* _Brief_:
Present each line of the entries below that holds the word "after".

* _Records for the exercise_:
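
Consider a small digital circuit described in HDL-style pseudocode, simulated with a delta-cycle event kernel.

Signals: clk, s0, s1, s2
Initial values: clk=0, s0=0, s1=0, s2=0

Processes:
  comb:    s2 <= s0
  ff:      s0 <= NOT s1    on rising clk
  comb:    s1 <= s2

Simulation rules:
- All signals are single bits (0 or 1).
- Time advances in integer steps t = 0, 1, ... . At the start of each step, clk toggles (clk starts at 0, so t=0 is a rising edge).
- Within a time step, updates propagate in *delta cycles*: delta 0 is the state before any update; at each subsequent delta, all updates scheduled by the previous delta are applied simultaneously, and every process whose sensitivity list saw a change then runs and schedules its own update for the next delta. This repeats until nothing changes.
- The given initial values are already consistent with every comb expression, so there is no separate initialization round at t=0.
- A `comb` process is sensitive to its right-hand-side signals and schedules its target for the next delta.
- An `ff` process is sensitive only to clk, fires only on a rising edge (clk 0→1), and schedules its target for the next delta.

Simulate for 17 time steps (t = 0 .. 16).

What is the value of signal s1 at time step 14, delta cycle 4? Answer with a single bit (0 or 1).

0

[bits: clk,s2,s0,s1]
t=0: Δ0=0000 Δ1=1000 Δ2=1010 Δ3=1110 Δ4=1111 | 4Δ
t=1: Δ0=1111 Δ1=0111 | 1Δ
t=2: Δ0=0111 Δ1=1111 Δ2=1101 Δ3=1001 Δ4=1000 | 4Δ
t=3: Δ0=1000 Δ1=0000 | 1Δ
t=4: Δ0=0000 Δ1=1000 Δ2=1010 Δ3=1110 Δ4=1111 | 4Δ
t=5: Δ0=1111 Δ1=0111 | 1Δ
t=6: Δ0=0111 Δ1=1111 Δ2=1101 Δ3=1001 Δ4=1000 | 4Δ
t=7: Δ0=1000 Δ1=0000 | 1Δ
t=8: Δ0=0000 Δ1=1000 Δ2=1010 Δ3=1110 Δ4=1111 | 4Δ
t=9: Δ0=1111 Δ1=0111 | 1Δ
t=10: Δ0=0111 Δ1=1111 Δ2=1101 Δ3=1001 Δ4=1000 | 4Δ
t=11: Δ0=1000 Δ1=0000 | 1Δ
t=12: Δ0=0000 Δ1=1000 Δ2=1010 Δ3=1110 Δ4=1111 | 4Δ
t=13: Δ0=1111 Δ1=0111 | 1Δ
t=14: Δ0=0111 Δ1=1111 Δ2=1101 Δ3=1001 Δ4=1000 | 4Δ
t=15: Δ0=1000 Δ1=0000 | 1Δ
t=16: Δ0=0000 Δ1=1000 Δ2=1010 Δ3=1110 Δ4=1111 | 4Δ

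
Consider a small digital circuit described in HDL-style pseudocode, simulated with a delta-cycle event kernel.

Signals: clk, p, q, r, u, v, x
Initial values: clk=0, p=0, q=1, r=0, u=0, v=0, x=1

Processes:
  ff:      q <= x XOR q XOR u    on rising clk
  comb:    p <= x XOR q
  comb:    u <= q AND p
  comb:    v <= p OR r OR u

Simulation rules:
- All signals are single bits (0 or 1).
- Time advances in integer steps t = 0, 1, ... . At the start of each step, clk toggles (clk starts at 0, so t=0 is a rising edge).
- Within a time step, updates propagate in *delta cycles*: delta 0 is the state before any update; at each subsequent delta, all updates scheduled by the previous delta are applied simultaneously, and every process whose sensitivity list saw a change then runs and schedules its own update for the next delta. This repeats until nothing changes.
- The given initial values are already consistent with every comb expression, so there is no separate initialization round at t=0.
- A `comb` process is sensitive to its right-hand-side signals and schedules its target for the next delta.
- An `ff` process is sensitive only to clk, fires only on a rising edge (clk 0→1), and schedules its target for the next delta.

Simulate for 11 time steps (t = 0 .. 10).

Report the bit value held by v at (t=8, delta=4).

1

t=0 Δ0: r=0 p=0 v=0 x=1 u=0 clk=0 q=1
  Δ1: clk:0→1
  Δ2: q:1→0
  Δ3: p:0→1
  Δ4: v:0→1
  (4Δ to stable)
t=1 Δ0: r=0 p=1 v=1 x=1 u=0 clk=1 q=0
  Δ1: clk:1→0
  (1Δ to stable)
t=2 Δ0: r=0 p=1 v=1 x=1 u=0 clk=0 q=0
  Δ1: clk:0→1
  Δ2: q:0→1
  Δ3: p:1→0, u:0→1
  Δ4: u:1→0
  Δ5: v:1→0
  (5Δ to stable)
t=3 Δ0: r=0 p=0 v=0 x=1 u=0 clk=1 q=1
  Δ1: clk:1→0
  (1Δ to stable)
t=4 Δ0: r=0 p=0 v=0 x=1 u=0 clk=0 q=1
  Δ1: clk:0→1
  Δ2: q:1→0
  Δ3: p:0→1
  Δ4: v:0→1
  (4Δ to stable)
t=5 Δ0: r=0 p=1 v=1 x=1 u=0 clk=1 q=0
  Δ1: clk:1→0
  (1Δ to stable)
t=6 Δ0: r=0 p=1 v=1 x=1 u=0 clk=0 q=0
  Δ1: clk:0→1
  Δ2: q:0→1
  Δ3: p:1→0, u:0→1
  Δ4: u:1→0
  Δ5: v:1→0
  (5Δ to stable)
t=7 Δ0: r=0 p=0 v=0 x=1 u=0 clk=1 q=1
  Δ1: clk:1→0
  (1Δ to stable)
t=8 Δ0: r=0 p=0 v=0 x=1 u=0 clk=0 q=1
  Δ1: clk:0→1
  Δ2: q:1→0
  Δ3: p:0→1
  Δ4: v:0→1
  (4Δ to stable)
t=9 Δ0: r=0 p=1 v=1 x=1 u=0 clk=1 q=0
  Δ1: clk:1→0
  (1Δ to stable)
t=10 Δ0: r=0 p=1 v=1 x=1 u=0 clk=0 q=0
  Δ1: clk:0→1
  Δ2: q:0→1
  Δ3: p:1→0, u:0→1
  Δ4: u:1→0
  Δ5: v:1→0
  (5Δ to stable)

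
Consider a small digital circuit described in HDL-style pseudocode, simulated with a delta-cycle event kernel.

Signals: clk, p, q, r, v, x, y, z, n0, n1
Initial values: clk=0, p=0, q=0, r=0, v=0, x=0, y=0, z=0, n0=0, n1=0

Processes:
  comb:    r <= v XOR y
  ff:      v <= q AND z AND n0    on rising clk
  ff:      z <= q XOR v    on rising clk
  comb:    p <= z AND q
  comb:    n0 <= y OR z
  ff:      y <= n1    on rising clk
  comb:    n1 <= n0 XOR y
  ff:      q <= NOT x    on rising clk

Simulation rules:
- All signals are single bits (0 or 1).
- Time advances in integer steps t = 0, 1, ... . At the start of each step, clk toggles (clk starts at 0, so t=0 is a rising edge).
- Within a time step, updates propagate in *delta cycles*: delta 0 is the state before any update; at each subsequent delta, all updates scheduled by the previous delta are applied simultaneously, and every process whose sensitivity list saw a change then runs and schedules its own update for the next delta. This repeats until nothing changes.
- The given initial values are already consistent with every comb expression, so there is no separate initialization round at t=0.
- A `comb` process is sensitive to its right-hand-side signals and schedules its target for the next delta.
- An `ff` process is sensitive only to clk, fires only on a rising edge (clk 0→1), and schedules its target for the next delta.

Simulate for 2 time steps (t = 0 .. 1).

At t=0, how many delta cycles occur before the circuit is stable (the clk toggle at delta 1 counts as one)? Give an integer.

2

t0.Δ0 p=0 v=0 x=0 r=0 z=0 y=0 n0=0 clk=0 n1=0 q=0
t0.Δ1 p=0 v=0 x=0 r=0 z=0 y=0 n0=0 clk=1 n1=0 q=0
t0.Δ2 p=0 v=0 x=0 r=0 z=0 y=0 n0=0 clk=1 n1=0 q=1
t1.Δ0 p=0 v=0 x=0 r=0 z=0 y=0 n0=0 clk=1 n1=0 q=1
t1.Δ1 p=0 v=0 x=0 r=0 z=0 y=0 n0=0 clk=0 n1=0 q=1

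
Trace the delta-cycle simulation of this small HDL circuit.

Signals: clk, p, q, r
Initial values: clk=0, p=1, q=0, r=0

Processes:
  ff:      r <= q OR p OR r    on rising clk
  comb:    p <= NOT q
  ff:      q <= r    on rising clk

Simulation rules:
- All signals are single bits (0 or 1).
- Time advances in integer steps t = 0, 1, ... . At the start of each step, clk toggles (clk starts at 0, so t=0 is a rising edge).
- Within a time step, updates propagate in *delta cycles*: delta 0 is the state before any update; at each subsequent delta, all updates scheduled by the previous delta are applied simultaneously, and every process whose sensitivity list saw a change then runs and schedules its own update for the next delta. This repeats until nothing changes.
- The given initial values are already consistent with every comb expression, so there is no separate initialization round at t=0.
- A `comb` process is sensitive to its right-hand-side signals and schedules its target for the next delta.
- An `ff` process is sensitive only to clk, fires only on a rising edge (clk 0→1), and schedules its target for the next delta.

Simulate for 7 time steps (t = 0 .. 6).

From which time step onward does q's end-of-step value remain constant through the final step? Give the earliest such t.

2

t0.Δ0 clk=0 p=1 q=0 r=0
t0.Δ1 clk=1 p=1 q=0 r=0
t0.Δ2 clk=1 p=1 q=0 r=1
t1.Δ0 clk=1 p=1 q=0 r=1
t1.Δ1 clk=0 p=1 q=0 r=1
t2.Δ0 clk=0 p=1 q=0 r=1
t2.Δ1 clk=1 p=1 q=0 r=1
t2.Δ2 clk=1 p=1 q=1 r=1
t2.Δ3 clk=1 p=0 q=1 r=1
t3.Δ0 clk=1 p=0 q=1 r=1
t3.Δ1 clk=0 p=0 q=1 r=1
t4.Δ0 clk=0 p=0 q=1 r=1
t4.Δ1 clk=1 p=0 q=1 r=1
t5.Δ0 clk=1 p=0 q=1 r=1
t5.Δ1 clk=0 p=0 q=1 r=1
t6.Δ0 clk=0 p=0 q=1 r=1
t6.Δ1 clk=1 p=0 q=1 r=1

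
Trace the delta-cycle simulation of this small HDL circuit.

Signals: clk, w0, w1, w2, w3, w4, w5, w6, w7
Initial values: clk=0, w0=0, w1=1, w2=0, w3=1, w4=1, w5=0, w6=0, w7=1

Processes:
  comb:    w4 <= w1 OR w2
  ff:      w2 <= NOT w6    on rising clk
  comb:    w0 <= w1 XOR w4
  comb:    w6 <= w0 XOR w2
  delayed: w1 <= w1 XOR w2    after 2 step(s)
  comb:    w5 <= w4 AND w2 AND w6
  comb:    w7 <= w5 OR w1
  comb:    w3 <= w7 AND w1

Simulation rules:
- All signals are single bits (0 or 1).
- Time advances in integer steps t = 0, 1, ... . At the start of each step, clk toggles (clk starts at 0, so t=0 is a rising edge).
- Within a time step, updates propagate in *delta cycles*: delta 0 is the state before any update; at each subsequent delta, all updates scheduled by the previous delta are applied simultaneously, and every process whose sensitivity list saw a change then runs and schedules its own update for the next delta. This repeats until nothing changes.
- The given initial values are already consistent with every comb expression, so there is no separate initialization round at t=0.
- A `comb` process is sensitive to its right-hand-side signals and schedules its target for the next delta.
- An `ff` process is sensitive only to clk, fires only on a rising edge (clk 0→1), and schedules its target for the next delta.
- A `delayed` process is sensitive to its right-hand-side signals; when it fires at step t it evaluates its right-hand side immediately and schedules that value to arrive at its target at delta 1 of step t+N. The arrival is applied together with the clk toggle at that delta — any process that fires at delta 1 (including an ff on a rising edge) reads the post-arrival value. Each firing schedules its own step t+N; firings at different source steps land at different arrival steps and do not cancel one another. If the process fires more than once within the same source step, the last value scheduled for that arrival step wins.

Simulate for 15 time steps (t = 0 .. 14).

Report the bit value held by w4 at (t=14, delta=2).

t=0 Δ0: w7=1 w4=1 w6=0 w5=0 w0=0 w3=1 w1=1 w2=0 clk=0
  Δ1: clk:0→1
  Δ2: w2:0→1
  Δ3: w6:0→1
  Δ4: w5:0→1
  (4Δ to stable)
t=1 Δ0: w7=1 w4=1 w6=1 w5=1 w0=0 w3=1 w1=1 w2=1 clk=1
  Δ1: clk:1→0
  (1Δ to stable)
t=2 Δ0: w7=1 w4=1 w6=1 w5=1 w0=0 w3=1 w1=1 w2=1 clk=0
  Δ1: w1:1→0, clk:0→1
  Δ2: w0:0→1, w3:1→0, w2:1→0
  Δ3: w4:1→0, w5:1→0
  Δ4: w7:1→0, w0:1→0
  Δ5: w6:1→0
  (5Δ to stable)
t=3 Δ0: w7=0 w4=0 w6=0 w5=0 w0=0 w3=0 w1=0 w2=0 clk=1
  Δ1: clk:1→0
  (1Δ to stable)
t=4 Δ0: w7=0 w4=0 w6=0 w5=0 w0=0 w3=0 w1=0 w2=0 clk=0
  Δ1: clk:0→1
  Δ2: w2:0→1
  Δ3: w4:0→1, w6:0→1
  Δ4: w5:0→1, w0:0→1
  Δ5: w7:0→1, w6:1→0
  Δ6: w5:1→0
  Δ7: w7:1→0
  (7Δ to stable)
t=5 Δ0: w7=0 w4=1 w6=0 w5=0 w0=1 w3=0 w1=0 w2=1 clk=1
  Δ1: clk:1→0
  (1Δ to stable)
t=6 Δ0: w7=0 w4=1 w6=0 w5=0 w0=1 w3=0 w1=0 w2=1 clk=0
  Δ1: w1:0→1, clk:0→1
  Δ2: w7:0→1, w0:1→0
  Δ3: w6:0→1, w3:0→1
  Δ4: w5:0→1
  (4Δ to stable)
t=7 Δ0: w7=1 w4=1 w6=1 w5=1 w0=0 w3=1 w1=1 w2=1 clk=1
  Δ1: clk:1→0
  (1Δ to stable)
t=8 Δ0: w7=1 w4=1 w6=1 w5=1 w0=0 w3=1 w1=1 w2=1 clk=0
  Δ1: w1:1→0, clk:0→1
  Δ2: w0:0→1, w3:1→0, w2:1→0
  Δ3: w4:1→0, w5:1→0
  Δ4: w7:1→0, w0:1→0
  Δ5: w6:1→0
  (5Δ to stable)
t=9 Δ0: w7=0 w4=0 w6=0 w5=0 w0=0 w3=0 w1=0 w2=0 clk=1
  Δ1: clk:1→0
  (1Δ to stable)
t=10 Δ0: w7=0 w4=0 w6=0 w5=0 w0=0 w3=0 w1=0 w2=0 clk=0
  Δ1: clk:0→1
  Δ2: w2:0→1
  Δ3: w4:0→1, w6:0→1
  Δ4: w5:0→1, w0:0→1
  Δ5: w7:0→1, w6:1→0
  Δ6: w5:1→0
  Δ7: w7:1→0
  (7Δ to stable)
t=11 Δ0: w7=0 w4=1 w6=0 w5=0 w0=1 w3=0 w1=0 w2=1 clk=1
  Δ1: clk:1→0
  (1Δ to stable)
t=12 Δ0: w7=0 w4=1 w6=0 w5=0 w0=1 w3=0 w1=0 w2=1 clk=0
  Δ1: w1:0→1, clk:0→1
  Δ2: w7:0→1, w0:1→0
  Δ3: w6:0→1, w3:0→1
  Δ4: w5:0→1
  (4Δ to stable)
t=13 Δ0: w7=1 w4=1 w6=1 w5=1 w0=0 w3=1 w1=1 w2=1 clk=1
  Δ1: clk:1→0
  (1Δ to stable)
t=14 Δ0: w7=1 w4=1 w6=1 w5=1 w0=0 w3=1 w1=1 w2=1 clk=0
  Δ1: w1:1→0, clk:0→1
  Δ2: w0:0→1, w3:1→0, w2:1→0
  Δ3: w4:1→0, w5:1→0
  Δ4: w7:1→0, w0:1→0
  Δ5: w6:1→0
  (5Δ to stable)

1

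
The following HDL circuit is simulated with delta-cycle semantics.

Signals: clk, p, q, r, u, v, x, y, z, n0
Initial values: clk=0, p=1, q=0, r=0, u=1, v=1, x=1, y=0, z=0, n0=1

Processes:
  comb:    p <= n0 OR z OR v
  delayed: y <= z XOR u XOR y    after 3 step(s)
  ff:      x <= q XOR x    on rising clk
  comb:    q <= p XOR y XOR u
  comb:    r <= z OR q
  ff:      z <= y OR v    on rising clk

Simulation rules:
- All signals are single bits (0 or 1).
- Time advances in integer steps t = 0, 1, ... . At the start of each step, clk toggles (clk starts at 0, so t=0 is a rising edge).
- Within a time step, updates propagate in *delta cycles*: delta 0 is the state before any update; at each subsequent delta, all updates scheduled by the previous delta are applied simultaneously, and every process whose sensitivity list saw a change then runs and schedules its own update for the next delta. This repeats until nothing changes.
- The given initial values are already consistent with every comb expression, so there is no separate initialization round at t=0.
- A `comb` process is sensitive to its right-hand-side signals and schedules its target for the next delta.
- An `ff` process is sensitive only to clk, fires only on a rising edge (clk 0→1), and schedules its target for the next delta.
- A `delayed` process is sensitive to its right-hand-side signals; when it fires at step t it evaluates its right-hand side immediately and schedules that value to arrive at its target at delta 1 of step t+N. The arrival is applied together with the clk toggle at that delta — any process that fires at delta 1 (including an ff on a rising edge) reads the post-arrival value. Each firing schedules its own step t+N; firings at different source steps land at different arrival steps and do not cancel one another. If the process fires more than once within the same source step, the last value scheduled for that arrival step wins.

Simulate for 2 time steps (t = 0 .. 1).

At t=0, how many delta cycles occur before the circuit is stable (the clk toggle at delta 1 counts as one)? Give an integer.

t0.Δ0 p=1 n0=1 y=0 u=1 x=1 clk=0 z=0 q=0 v=1 r=0
t0.Δ1 p=1 n0=1 y=0 u=1 x=1 clk=1 z=0 q=0 v=1 r=0
t0.Δ2 p=1 n0=1 y=0 u=1 x=1 clk=1 z=1 q=0 v=1 r=0
t0.Δ3 p=1 n0=1 y=0 u=1 x=1 clk=1 z=1 q=0 v=1 r=1
t1.Δ0 p=1 n0=1 y=0 u=1 x=1 clk=1 z=1 q=0 v=1 r=1
t1.Δ1 p=1 n0=1 y=0 u=1 x=1 clk=0 z=1 q=0 v=1 r=1

3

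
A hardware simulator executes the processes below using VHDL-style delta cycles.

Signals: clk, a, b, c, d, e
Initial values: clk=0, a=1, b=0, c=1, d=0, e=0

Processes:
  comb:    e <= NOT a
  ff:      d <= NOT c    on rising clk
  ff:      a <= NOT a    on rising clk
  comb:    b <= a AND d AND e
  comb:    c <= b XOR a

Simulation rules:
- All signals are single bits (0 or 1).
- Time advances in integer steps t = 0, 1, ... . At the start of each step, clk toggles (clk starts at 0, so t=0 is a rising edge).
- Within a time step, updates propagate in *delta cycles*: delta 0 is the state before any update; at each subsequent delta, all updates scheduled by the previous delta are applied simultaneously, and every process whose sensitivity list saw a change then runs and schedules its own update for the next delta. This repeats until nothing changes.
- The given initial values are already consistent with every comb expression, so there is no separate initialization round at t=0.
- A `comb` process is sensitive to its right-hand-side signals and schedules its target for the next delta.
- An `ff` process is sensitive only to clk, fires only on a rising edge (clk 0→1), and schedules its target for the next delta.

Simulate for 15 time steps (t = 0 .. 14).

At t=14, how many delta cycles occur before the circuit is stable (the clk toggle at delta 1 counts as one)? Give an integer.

5

t=0 Δ0: a=1 clk=0 d=0 b=0 e=0 c=1
  Δ1: clk:0→1
  Δ2: a:1→0
  Δ3: e:0→1, c:1→0
  (3Δ to stable)
t=1 Δ0: a=0 clk=1 d=0 b=0 e=1 c=0
  Δ1: clk:1→0
  (1Δ to stable)
t=2 Δ0: a=0 clk=0 d=0 b=0 e=1 c=0
  Δ1: clk:0→1
  Δ2: a:0→1, d:0→1
  Δ3: b:0→1, e:1→0, c:0→1
  Δ4: b:1→0, c:1→0
  Δ5: c:0→1
  (5Δ to stable)
t=3 Δ0: a=1 clk=1 d=1 b=0 e=0 c=1
  Δ1: clk:1→0
  (1Δ to stable)
t=4 Δ0: a=1 clk=0 d=1 b=0 e=0 c=1
  Δ1: clk:0→1
  Δ2: a:1→0, d:1→0
  Δ3: e:0→1, c:1→0
  (3Δ to stable)
t=5 Δ0: a=0 clk=1 d=0 b=0 e=1 c=0
  Δ1: clk:1→0
  (1Δ to stable)
t=6 Δ0: a=0 clk=0 d=0 b=0 e=1 c=0
  Δ1: clk:0→1
  Δ2: a:0→1, d:0→1
  Δ3: b:0→1, e:1→0, c:0→1
  Δ4: b:1→0, c:1→0
  Δ5: c:0→1
  (5Δ to stable)
t=7 Δ0: a=1 clk=1 d=1 b=0 e=0 c=1
  Δ1: clk:1→0
  (1Δ to stable)
t=8 Δ0: a=1 clk=0 d=1 b=0 e=0 c=1
  Δ1: clk:0→1
  Δ2: a:1→0, d:1→0
  Δ3: e:0→1, c:1→0
  (3Δ to stable)
t=9 Δ0: a=0 clk=1 d=0 b=0 e=1 c=0
  Δ1: clk:1→0
  (1Δ to stable)
t=10 Δ0: a=0 clk=0 d=0 b=0 e=1 c=0
  Δ1: clk:0→1
  Δ2: a:0→1, d:0→1
  Δ3: b:0→1, e:1→0, c:0→1
  Δ4: b:1→0, c:1→0
  Δ5: c:0→1
  (5Δ to stable)
t=11 Δ0: a=1 clk=1 d=1 b=0 e=0 c=1
  Δ1: clk:1→0
  (1Δ to stable)
t=12 Δ0: a=1 clk=0 d=1 b=0 e=0 c=1
  Δ1: clk:0→1
  Δ2: a:1→0, d:1→0
  Δ3: e:0→1, c:1→0
  (3Δ to stable)
t=13 Δ0: a=0 clk=1 d=0 b=0 e=1 c=0
  Δ1: clk:1→0
  (1Δ to stable)
t=14 Δ0: a=0 clk=0 d=0 b=0 e=1 c=0
  Δ1: clk:0→1
  Δ2: a:0→1, d:0→1
  Δ3: b:0→1, e:1→0, c:0→1
  Δ4: b:1→0, c:1→0
  Δ5: c:0→1
  (5Δ to stable)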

* _Written response_:
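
  delayed: w1 <= w1 XOR w2    after 2 step(s)
  delayed: y <= z XOR u XOR y    after 3 step(s)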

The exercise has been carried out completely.